### WHAT IS EXPECTED
Look below for the line holding "unconstrained. Operators: !" and the line holding "Compute the weakest". Transcribe exactly those lines and all lines between them, nothing more.

### SUPPLIED MATERIAL
↓

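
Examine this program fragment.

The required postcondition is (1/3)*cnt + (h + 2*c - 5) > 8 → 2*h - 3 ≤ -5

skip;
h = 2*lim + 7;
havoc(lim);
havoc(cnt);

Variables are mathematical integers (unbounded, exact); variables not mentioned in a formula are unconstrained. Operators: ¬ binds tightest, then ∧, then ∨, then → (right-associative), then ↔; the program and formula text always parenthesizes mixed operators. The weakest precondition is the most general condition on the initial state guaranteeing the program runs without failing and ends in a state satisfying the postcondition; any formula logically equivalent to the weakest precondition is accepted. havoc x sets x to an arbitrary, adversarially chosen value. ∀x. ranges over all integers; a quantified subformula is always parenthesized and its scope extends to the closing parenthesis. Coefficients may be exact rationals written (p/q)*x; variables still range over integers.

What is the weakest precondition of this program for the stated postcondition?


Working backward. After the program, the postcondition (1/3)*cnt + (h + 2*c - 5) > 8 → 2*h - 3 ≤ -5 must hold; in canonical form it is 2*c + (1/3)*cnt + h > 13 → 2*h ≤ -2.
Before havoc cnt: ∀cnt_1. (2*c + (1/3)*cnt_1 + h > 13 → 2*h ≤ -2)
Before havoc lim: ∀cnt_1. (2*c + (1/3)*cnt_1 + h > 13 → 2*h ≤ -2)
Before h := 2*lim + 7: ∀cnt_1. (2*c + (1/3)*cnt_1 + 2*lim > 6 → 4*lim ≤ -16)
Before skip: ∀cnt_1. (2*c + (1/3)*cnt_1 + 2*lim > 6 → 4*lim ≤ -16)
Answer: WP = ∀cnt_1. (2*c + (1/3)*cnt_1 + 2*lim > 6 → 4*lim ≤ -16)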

↑
↓

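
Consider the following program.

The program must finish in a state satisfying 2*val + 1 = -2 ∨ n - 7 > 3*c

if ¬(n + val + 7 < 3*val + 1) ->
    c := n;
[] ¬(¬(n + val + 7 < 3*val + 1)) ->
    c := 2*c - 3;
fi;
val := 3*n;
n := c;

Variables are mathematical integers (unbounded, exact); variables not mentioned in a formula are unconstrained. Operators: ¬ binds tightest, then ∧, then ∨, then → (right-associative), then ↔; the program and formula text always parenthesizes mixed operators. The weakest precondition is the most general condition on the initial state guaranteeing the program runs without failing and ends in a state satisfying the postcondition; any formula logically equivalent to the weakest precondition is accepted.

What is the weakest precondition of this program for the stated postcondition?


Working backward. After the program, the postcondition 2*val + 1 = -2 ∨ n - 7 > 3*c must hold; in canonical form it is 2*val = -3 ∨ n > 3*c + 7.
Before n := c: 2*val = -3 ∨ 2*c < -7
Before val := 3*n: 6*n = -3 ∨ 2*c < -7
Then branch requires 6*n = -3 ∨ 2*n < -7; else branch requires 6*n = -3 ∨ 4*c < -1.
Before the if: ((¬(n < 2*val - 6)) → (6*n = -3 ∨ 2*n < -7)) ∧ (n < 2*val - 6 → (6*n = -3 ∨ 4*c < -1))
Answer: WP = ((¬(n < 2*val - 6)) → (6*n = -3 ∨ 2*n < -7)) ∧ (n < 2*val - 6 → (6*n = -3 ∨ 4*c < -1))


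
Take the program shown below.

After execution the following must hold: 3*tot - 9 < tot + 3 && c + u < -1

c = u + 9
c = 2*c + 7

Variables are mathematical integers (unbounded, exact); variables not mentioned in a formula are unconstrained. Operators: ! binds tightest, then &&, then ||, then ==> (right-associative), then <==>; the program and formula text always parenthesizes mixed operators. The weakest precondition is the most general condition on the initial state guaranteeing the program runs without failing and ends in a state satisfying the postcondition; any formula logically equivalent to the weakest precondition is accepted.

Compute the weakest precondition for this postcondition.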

↑

### OUTPUT FOR THIS EXERCISE
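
Variables are mathematical integers (unbounded, exact); variables not mentioned in a formula are unconstrained. Operators: ! binds tightest, then &&, then ||, then ==> (right-associative), then <==>; the program and formula text always parenthesizes mixed operators. The weakest precondition is the most general condition on the initial state guaranteeing the program runs without failing and ends in a state satisfying the postcondition; any formula logically equivalent to the weakest precondition is accepted.

Compute the weakest precondition for this postcondition.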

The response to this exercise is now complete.